> **Dataset records**:
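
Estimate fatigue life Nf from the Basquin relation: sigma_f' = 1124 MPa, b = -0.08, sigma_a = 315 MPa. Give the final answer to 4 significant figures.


sigma_a = sigma_f' * (2*Nf)^b
2*Nf = (sigma_a / sigma_f')^(1/b)
2*Nf = (315 / 1124)^(1/-0.08)
2*Nf = 8.04817e+06
Nf = 4.024e+06 cycles


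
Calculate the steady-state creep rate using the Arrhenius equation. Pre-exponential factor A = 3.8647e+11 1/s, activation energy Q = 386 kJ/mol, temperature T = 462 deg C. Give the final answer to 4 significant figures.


rate = A * exp(-Q / (R*T))
T = 462 + 273.15 = 735.15 K
rate = 3.8647e+11 * exp(-386e3 / (8.314 * 735.15))
rate = 1.444e-16 1/s


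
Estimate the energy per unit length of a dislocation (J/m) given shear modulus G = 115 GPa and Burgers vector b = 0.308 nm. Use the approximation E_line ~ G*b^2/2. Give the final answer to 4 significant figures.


E = G*b^2/2
b = 0.308 nm = 3.08e-10 m
G = 115 GPa = 1.15e+11 Pa
E = 0.5 * 1.15e+11 * (3.08e-10)^2
E = 5.455e-09 J/m


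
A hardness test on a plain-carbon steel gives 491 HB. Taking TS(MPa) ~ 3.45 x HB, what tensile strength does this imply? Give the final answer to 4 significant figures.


TS (MPa) = 3.45 * HB
TS = 3.45 * 491
TS = 1694 MPa


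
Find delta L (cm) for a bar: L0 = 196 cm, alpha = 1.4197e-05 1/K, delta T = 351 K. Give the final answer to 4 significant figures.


dL = L0 * alpha * dT
dL = 196 * 1.4197e-05 * 351
dL = 0.9767 cm


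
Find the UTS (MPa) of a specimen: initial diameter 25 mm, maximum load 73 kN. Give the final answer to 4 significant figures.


A0 = pi*(d/2)^2 = pi*(25/2)^2 = 490.874 mm^2
UTS = F_max / A0 = 73*1000 / 490.874
UTS = 148.7 MPa


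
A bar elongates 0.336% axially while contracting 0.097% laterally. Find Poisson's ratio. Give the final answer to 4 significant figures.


nu = -epsilon_lat / epsilon_axial
Lateral strain is contraction (negative), so using magnitudes:
nu = 0.097 / 0.336
nu = 0.2887


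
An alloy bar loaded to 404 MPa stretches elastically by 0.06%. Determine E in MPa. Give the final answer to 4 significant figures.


E = sigma / epsilon
epsilon = 0.06% = 6e-04
E = 404 / 6e-04
E = 673300 MPa


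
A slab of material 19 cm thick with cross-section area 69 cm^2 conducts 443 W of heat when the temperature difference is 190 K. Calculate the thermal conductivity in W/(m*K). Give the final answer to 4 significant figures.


k = Q*L / (A*dT)
L = 0.19 m, A = 6.9e-03 m^2
k = 443 * 0.19 / (6.9e-03 * 190)
k = 64.2 W/(m*K)


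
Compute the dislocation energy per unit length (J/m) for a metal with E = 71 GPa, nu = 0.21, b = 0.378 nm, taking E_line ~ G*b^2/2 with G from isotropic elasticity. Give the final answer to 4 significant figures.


Step 1: G = E / (2*(1+nu))
G = 71 / (2*(1+0.21)) = 29.3388 GPa = 2.93388e+10 Pa
Step 2: E_line = G*b^2/2
b = 0.378 nm = 3.78e-10 m
E_line = 0.5 * 2.93388e+10 * (3.78e-10)^2 = 2.096e-09 J/m


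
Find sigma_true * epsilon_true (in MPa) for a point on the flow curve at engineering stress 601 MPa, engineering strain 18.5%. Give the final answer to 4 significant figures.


sigma_true = sigma_eng * (1 + epsilon_eng)
sigma_true = 601 * (1 + 0.185) = 712.185 MPa
epsilon_true = ln(1 + epsilon_eng)
epsilon_true = ln(1 + 0.185) = 0.169743
sigma_true * epsilon_true = 712.185 * 0.169743 = 120.9 MPa


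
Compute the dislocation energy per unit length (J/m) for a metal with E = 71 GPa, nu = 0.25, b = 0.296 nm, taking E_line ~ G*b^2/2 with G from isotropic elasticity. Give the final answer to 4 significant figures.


Step 1: G = E / (2*(1+nu))
G = 71 / (2*(1+0.25)) = 28.4 GPa = 2.84e+10 Pa
Step 2: E_line = G*b^2/2
b = 0.296 nm = 2.96e-10 m
E_line = 0.5 * 2.84e+10 * (2.96e-10)^2 = 1.244e-09 J/m


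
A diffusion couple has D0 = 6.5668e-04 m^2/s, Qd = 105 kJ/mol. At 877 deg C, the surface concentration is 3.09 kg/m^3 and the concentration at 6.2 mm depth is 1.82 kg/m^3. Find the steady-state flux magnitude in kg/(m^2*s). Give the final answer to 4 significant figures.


Step 1: D = D0 * exp(-Qd/(R*T))
T = 877 + 273.15 = 1150.15 K
D = 6.5668e-04 * exp(-105e3 / (8.314 * 1150.15)) = 1.11829e-08 m^2/s
Step 2: J = D * (C1 - C2) / dx
J = 1.11829e-08 * (3.09 - 1.82) / 6.2e-03
J = 2.291e-06 kg/(m^2*s)


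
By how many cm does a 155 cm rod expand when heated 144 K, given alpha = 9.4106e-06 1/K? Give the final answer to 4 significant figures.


dL = L0 * alpha * dT
dL = 155 * 9.4106e-06 * 144
dL = 0.21 cm


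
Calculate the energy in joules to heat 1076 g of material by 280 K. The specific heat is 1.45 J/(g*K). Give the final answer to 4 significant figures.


Q = m * cp * dT
Q = 1076 * 1.45 * 280
Q = 436900 J


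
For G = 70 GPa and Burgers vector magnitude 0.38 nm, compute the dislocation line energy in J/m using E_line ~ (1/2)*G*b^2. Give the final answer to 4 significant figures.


E = G*b^2/2
b = 0.38 nm = 3.8e-10 m
G = 70 GPa = 7e+10 Pa
E = 0.5 * 7e+10 * (3.8e-10)^2
E = 5.054e-09 J/m


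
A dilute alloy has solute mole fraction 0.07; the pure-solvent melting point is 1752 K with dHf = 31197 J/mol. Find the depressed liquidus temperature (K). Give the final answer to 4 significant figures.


dT = R*Tm^2*x / dHf
dT = 8.314 * 1752^2 * 0.07 / 31197
dT = 57.2616 K
T_new = 1752 - 57.2616 = 1695 K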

> **INSTRUCTIONS FOR THE TASK**:
Find "A dilute alloy" in the data above, then repeat that line and all lines after it exactly, ending with the final line.

> **REPLY**:
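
A dilute alloy has solute mole fraction 0.07; the pure-solvent melting point is 1752 K with dHf = 31197 J/mol. Find the depressed liquidus temperature (K). Give the final answer to 4 significant figures.


dT = R*Tm^2*x / dHf
dT = 8.314 * 1752^2 * 0.07 / 31197
dT = 57.2616 K
T_new = 1752 - 57.2616 = 1695 K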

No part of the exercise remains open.